**Task statement**
Which lines in the records below contain the word "straight"? Report each of them.

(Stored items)
|---|
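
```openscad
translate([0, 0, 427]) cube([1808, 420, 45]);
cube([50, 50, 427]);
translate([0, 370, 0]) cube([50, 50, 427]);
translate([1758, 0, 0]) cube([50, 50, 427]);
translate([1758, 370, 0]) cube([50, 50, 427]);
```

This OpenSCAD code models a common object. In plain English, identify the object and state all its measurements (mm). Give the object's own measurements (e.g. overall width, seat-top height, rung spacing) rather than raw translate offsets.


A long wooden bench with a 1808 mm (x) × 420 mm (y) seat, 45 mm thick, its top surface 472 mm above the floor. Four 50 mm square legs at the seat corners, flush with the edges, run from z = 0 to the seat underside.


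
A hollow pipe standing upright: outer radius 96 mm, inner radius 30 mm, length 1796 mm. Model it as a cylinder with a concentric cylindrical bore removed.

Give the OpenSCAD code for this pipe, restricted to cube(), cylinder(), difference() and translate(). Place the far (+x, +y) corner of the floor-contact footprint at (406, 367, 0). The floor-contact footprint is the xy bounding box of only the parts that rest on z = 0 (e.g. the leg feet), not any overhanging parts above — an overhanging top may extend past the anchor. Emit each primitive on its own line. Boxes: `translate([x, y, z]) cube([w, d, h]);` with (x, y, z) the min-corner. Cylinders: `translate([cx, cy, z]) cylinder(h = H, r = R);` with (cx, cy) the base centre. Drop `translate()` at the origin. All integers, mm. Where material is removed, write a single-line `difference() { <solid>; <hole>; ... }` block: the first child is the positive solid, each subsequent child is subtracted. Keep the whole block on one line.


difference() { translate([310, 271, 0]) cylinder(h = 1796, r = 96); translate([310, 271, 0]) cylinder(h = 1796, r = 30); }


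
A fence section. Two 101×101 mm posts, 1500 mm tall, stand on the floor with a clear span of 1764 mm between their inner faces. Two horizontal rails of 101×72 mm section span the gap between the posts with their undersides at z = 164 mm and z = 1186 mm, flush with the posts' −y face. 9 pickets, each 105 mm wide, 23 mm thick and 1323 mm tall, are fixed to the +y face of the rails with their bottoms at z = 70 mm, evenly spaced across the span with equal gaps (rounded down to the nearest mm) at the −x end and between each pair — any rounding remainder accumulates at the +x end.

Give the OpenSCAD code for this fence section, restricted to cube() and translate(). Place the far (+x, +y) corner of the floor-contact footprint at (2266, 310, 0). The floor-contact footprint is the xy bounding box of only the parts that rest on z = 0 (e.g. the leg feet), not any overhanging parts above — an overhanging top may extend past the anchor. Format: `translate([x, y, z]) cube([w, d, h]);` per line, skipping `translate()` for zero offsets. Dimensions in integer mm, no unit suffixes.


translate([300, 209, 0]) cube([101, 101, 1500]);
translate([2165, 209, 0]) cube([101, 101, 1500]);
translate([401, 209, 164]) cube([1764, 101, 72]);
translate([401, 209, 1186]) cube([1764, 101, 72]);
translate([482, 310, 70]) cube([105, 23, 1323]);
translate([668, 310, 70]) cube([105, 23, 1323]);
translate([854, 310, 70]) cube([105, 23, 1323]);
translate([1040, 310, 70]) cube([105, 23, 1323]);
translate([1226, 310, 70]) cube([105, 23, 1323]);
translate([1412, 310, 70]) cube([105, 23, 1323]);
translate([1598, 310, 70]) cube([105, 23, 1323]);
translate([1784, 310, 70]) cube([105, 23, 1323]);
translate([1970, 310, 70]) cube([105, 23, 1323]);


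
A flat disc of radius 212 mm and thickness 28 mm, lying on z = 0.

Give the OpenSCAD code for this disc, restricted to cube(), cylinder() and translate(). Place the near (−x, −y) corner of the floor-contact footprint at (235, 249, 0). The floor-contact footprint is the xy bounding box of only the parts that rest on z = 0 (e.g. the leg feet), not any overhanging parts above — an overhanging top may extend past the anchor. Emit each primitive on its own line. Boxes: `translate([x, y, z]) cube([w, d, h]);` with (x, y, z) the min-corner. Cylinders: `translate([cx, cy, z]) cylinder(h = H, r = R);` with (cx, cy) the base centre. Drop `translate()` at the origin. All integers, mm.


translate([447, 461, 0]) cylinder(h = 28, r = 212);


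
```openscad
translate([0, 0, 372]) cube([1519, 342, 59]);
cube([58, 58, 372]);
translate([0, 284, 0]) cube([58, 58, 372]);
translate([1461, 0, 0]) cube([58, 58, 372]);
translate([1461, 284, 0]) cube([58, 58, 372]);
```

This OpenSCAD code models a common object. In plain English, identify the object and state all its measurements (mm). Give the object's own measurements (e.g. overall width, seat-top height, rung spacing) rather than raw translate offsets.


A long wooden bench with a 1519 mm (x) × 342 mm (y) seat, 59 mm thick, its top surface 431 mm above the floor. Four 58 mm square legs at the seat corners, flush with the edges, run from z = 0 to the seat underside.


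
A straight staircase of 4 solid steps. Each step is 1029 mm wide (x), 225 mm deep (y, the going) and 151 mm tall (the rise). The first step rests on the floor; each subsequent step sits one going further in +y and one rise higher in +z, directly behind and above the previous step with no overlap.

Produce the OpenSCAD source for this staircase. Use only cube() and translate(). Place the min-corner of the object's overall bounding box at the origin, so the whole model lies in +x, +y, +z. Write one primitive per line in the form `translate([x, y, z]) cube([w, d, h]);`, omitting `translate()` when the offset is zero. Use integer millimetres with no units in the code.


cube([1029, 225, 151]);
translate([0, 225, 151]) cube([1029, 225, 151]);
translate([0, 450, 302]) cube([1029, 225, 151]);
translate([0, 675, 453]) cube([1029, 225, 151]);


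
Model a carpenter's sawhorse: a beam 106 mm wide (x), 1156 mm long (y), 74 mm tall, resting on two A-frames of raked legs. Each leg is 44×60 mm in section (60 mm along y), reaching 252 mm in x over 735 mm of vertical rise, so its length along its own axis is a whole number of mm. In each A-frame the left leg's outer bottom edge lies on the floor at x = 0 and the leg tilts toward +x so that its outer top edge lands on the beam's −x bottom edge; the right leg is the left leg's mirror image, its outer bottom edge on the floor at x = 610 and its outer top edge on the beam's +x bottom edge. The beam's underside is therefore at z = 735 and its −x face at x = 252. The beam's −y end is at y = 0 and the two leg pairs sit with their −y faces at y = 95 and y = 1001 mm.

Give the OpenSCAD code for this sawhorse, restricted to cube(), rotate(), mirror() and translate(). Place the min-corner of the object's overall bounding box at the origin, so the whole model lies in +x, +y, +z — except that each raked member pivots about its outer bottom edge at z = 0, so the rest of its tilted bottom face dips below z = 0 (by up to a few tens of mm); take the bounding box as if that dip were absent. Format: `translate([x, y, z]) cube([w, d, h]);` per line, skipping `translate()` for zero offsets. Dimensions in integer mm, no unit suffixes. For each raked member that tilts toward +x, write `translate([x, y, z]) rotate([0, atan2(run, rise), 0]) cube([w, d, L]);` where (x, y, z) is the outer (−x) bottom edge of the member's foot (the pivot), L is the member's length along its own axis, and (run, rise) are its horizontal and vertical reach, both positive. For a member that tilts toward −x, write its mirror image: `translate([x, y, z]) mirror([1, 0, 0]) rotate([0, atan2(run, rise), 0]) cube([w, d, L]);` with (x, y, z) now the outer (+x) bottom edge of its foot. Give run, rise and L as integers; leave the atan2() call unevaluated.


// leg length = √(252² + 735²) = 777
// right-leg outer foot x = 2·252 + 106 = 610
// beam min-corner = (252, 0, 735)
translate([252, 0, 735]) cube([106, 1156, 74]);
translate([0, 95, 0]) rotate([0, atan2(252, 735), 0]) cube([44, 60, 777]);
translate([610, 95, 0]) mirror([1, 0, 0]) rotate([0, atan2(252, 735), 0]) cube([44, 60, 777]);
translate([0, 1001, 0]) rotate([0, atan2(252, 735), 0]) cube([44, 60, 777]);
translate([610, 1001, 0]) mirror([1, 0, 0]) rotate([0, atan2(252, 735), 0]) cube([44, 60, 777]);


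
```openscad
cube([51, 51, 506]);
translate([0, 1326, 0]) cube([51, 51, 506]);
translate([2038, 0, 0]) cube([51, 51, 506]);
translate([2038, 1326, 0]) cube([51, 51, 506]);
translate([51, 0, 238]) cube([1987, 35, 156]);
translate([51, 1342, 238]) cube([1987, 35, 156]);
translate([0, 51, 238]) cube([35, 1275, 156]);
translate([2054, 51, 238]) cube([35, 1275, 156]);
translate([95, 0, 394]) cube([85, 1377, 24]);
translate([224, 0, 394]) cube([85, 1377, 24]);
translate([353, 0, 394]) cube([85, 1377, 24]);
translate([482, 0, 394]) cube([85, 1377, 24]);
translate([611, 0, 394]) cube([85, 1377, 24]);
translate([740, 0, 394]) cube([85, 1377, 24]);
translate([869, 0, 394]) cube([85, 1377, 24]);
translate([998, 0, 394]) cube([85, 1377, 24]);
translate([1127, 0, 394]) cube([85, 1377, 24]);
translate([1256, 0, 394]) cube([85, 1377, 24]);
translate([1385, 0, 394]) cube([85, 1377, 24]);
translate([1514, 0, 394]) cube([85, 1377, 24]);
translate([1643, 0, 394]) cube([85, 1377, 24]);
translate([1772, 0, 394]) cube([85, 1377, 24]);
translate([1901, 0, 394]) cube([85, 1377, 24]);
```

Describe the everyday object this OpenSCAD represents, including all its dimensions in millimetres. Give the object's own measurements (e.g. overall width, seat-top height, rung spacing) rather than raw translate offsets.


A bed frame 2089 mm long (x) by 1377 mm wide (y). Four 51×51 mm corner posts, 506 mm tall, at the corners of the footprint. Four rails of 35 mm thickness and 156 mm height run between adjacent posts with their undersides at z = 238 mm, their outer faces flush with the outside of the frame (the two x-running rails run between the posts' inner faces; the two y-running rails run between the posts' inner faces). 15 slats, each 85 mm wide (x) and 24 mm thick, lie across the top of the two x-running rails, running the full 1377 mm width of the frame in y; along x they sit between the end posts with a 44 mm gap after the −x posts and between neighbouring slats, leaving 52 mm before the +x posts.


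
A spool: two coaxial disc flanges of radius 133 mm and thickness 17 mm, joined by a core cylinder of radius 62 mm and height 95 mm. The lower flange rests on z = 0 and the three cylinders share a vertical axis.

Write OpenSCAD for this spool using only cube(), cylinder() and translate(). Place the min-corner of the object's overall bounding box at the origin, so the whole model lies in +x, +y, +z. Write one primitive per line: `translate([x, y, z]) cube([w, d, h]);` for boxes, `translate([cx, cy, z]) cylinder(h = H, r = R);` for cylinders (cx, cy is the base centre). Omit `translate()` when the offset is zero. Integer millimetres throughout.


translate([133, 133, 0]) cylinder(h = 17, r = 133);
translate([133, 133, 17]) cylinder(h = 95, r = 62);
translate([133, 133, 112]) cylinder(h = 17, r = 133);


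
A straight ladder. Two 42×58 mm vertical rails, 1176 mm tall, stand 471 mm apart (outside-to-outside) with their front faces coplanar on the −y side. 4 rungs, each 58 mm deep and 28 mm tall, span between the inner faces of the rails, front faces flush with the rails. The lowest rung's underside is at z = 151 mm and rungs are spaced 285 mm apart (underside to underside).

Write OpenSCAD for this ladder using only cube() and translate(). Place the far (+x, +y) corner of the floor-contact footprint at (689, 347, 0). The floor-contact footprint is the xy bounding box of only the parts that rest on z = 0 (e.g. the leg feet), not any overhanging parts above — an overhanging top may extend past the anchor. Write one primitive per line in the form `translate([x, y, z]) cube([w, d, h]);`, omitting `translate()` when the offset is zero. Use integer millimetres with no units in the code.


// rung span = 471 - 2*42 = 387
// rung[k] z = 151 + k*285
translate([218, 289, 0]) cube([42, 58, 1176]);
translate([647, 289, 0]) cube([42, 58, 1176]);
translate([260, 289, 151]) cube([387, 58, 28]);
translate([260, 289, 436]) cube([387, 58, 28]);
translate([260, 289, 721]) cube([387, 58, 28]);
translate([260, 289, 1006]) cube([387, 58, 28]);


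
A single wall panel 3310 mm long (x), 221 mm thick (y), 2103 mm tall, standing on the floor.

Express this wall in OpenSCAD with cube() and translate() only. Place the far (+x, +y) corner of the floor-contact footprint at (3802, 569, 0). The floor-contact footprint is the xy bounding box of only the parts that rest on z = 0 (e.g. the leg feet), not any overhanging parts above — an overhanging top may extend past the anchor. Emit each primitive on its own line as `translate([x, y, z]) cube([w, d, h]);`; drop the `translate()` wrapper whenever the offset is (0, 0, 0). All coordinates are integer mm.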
|---|
**Written reply**
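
A straight staircase of 4 solid steps. Each step is 1029 mm wide (x), 225 mm deep (y, the going) and 151 mm tall (the rise). The first step rests on the floor; each subsequent step sits one going further in +y and one rise higher in +z, directly behind and above the previous step with no overlap.
A straight ladder. Two 42×58 mm vertical rails, 1176 mm tall, stand 471 mm apart (outside-to-outside) with their front faces coplanar on the −y side. 4 rungs, each 58 mm deep and 28 mm tall, span between the inner faces of the rails, front faces flush with the rails. The lowest rung's underside is at z = 151 mm and rungs are spaced 285 mm apart (underside to underside).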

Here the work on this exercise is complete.